Input records Start Marker
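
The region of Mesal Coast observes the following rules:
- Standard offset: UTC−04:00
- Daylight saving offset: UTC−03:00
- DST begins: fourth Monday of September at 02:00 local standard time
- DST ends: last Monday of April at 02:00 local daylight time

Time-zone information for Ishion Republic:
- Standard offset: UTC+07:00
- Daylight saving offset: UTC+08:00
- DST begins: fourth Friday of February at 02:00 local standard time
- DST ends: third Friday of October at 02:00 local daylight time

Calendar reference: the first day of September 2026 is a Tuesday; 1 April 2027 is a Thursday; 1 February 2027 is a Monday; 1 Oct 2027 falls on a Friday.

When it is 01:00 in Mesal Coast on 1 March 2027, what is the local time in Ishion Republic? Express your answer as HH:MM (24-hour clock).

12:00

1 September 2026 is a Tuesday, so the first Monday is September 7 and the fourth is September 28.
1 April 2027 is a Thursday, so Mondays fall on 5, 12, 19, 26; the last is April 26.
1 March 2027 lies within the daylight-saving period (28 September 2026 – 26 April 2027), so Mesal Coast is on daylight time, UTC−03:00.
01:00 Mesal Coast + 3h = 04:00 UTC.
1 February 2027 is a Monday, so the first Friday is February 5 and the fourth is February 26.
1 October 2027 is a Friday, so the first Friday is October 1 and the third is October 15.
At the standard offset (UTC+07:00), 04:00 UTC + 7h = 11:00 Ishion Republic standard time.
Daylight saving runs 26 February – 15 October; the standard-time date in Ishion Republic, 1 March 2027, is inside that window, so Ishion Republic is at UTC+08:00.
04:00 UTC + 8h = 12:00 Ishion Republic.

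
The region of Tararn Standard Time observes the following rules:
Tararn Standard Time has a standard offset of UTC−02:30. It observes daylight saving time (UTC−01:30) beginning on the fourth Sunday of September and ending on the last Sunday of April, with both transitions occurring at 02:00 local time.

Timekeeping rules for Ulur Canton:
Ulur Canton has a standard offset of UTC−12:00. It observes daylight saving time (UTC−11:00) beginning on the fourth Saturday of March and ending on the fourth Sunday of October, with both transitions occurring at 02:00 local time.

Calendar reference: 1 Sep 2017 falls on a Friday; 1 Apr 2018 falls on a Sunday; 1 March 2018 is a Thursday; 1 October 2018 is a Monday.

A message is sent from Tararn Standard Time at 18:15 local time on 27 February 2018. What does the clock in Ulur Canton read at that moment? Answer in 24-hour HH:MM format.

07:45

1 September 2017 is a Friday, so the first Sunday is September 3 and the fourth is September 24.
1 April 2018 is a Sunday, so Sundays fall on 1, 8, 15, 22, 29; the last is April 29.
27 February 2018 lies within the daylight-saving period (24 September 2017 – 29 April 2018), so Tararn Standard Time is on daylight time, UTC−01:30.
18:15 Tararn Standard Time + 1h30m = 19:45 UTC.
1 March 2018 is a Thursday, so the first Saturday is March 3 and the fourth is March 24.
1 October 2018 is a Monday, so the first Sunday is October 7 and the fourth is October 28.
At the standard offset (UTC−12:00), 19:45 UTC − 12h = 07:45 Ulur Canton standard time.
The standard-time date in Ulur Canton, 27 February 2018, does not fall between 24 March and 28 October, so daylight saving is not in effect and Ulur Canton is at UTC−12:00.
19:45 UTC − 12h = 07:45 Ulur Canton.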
Input records End Marker
• _Directions_:
Throughout the listing above, count the lines where the word "region" appears, then reply with that count and no other words.

• _Task response_:
2